> **Directions**
Give back all of the records exactly.

> **Entries supplied**
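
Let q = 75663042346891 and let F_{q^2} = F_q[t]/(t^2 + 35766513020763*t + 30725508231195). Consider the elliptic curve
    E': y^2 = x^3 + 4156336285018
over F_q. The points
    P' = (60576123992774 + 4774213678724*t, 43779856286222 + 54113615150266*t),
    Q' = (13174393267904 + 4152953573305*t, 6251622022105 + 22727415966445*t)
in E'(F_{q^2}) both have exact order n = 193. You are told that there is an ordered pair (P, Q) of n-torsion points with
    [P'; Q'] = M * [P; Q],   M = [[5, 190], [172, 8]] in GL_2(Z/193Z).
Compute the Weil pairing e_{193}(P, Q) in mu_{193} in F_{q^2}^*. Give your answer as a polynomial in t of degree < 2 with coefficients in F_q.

30159734450289 + 41048807392010*t

Under M = [[5,190],[172,8]] in GL_2(Z/193), e_{193}(P',Q') = e_{193}(P,Q)^(5*8-190*172 mod 193).
So e_{193}(P,Q) = e_{193}(P',Q')^{151}, since 170*151 = 1 mod 193.
Build f_{193,P'} and f_{193,Q'} via the 8-bit ladder of 193=11000001_2; evaluate at shifted divisors; quotient in F_{75663042346891^2}.
f_P(D_Q)/f_Q(D_P) = 75477218127436 + 50857209497139*t.
Raise to 151: e(P,Q) = 30159734450289 + 41048807392010*t in mu_{193}.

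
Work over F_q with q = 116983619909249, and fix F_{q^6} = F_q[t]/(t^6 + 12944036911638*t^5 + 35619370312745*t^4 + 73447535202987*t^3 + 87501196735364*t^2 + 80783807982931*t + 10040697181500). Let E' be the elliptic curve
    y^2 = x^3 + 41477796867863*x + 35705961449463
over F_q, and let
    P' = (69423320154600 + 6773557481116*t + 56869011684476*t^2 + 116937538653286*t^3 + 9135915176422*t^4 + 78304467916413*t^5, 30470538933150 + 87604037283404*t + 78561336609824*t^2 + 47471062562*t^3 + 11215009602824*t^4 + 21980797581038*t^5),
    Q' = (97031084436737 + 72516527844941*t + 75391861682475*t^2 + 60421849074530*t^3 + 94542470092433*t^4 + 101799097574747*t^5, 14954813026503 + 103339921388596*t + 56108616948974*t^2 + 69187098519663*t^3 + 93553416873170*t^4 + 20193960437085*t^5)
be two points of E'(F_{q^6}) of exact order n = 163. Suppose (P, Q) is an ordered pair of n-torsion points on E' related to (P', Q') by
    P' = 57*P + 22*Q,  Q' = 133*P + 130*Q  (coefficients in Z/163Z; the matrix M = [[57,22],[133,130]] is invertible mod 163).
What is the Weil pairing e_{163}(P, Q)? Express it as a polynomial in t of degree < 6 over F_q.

11846853037024 + 68199231735223*t + 69207757402657*t^2 + 101667388681938*t^3 + 97448598004183*t^4 + 60149220610054*t^5

e_{163}(aP+bQ,cP+dQ) = e_{163}(P,Q)^(ad-bc); with (a,b,c,d)=(57,22,133,130) this gives the det-163 law.
det(M) mod 163 = 83; its inverse in (Z/163)^* is 55 (check: 83*55 mod 163 = 1).
n = 163 = (10100011)_2 (8 bits, wt 4); accumulate f_{163,P'}(Q'+S)/f_{163,P'}(S) along the 7-step ladder.
e_{163}(P',Q') = 23064368555096 + 47511002124856*t + 10285552982226*t^2 + 85934213183833*t^3 + 112844493038652*t^4 + 11869975368732*t^5.
e_{163}(P,Q) = (23064368555096 + 47511002124856*t + 10285552982226*t^2 + 85934213183833*t^3 + 112844493038652*t^4 + 11869975368732*t^5)^{55} = 11846853037024 + 68199231735223*t + 69207757402657*t^2 + 101667388681938*t^3 + 97448598004183*t^4 + 60149220610054*t^5.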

> **Answer**
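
Let q = 75663042346891 and let F_{q^2} = F_q[t]/(t^2 + 35766513020763*t + 30725508231195). Consider the elliptic curve
    E': y^2 = x^3 + 4156336285018
over F_q. The points
    P' = (60576123992774 + 4774213678724*t, 43779856286222 + 54113615150266*t),
    Q' = (13174393267904 + 4152953573305*t, 6251622022105 + 22727415966445*t)
in E'(F_{q^2}) both have exact order n = 193. You are told that there is an ordered pair (P, Q) of n-torsion points with
    [P'; Q'] = M * [P; Q],   M = [[5, 190], [172, 8]] in GL_2(Z/193Z).
Compute the Weil pairing e_{193}(P, Q) in mu_{193} in F_{q^2}^*. Give your answer as a polynomial in t of degree < 2 with coefficients in F_q.

30159734450289 + 41048807392010*t

Under M = [[5,190],[172,8]] in GL_2(Z/193), e_{193}(P',Q') = e_{193}(P,Q)^(5*8-190*172 mod 193).
So e_{193}(P,Q) = e_{193}(P',Q')^{151}, since 170*151 = 1 mod 193.
Build f_{193,P'} and f_{193,Q'} via the 8-bit ladder of 193=11000001_2; evaluate at shifted divisors; quotient in F_{75663042346891^2}.
f_P(D_Q)/f_Q(D_P) = 75477218127436 + 50857209497139*t.
Raise to 151: e(P,Q) = 30159734450289 + 41048807392010*t in mu_{193}.

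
Work over F_q with q = 116983619909249, and fix F_{q^6} = F_q[t]/(t^6 + 12944036911638*t^5 + 35619370312745*t^4 + 73447535202987*t^3 + 87501196735364*t^2 + 80783807982931*t + 10040697181500). Let E' be the elliptic curve
    y^2 = x^3 + 41477796867863*x + 35705961449463
over F_q, and let
    P' = (69423320154600 + 6773557481116*t + 56869011684476*t^2 + 116937538653286*t^3 + 9135915176422*t^4 + 78304467916413*t^5, 30470538933150 + 87604037283404*t + 78561336609824*t^2 + 47471062562*t^3 + 11215009602824*t^4 + 21980797581038*t^5),
    Q' = (97031084436737 + 72516527844941*t + 75391861682475*t^2 + 60421849074530*t^3 + 94542470092433*t^4 + 101799097574747*t^5, 14954813026503 + 103339921388596*t + 56108616948974*t^2 + 69187098519663*t^3 + 93553416873170*t^4 + 20193960437085*t^5)
be two points of E'(F_{q^6}) of exact order n = 163. Suppose (P, Q) is an ordered pair of n-torsion points on E' related to (P', Q') by
    P' = 57*P + 22*Q,  Q' = 133*P + 130*Q  (coefficients in Z/163Z; the matrix M = [[57,22],[133,130]] is invertible mod 163).
What is the Weil pairing e_{163}(P, Q)? Express it as a polynomial in t of degree < 6 over F_q.

11846853037024 + 68199231735223*t + 69207757402657*t^2 + 101667388681938*t^3 + 97448598004183*t^4 + 60149220610054*t^5

e_{163}(aP+bQ,cP+dQ) = e_{163}(P,Q)^(ad-bc); with (a,b,c,d)=(57,22,133,130) this gives the det-163 law.
det(M) mod 163 = 83; its inverse in (Z/163)^* is 55 (check: 83*55 mod 163 = 1).
n = 163 = (10100011)_2 (8 bits, wt 4); accumulate f_{163,P'}(Q'+S)/f_{163,P'}(S) along the 7-step ladder.
e_{163}(P',Q') = 23064368555096 + 47511002124856*t + 10285552982226*t^2 + 85934213183833*t^3 + 112844493038652*t^4 + 11869975368732*t^5.
e_{163}(P,Q) = (23064368555096 + 47511002124856*t + 10285552982226*t^2 + 85934213183833*t^3 + 112844493038652*t^4 + 11869975368732*t^5)^{55} = 11846853037024 + 68199231735223*t + 69207757402657*t^2 + 101667388681938*t^3 + 97448598004183*t^4 + 60149220610054*t^5.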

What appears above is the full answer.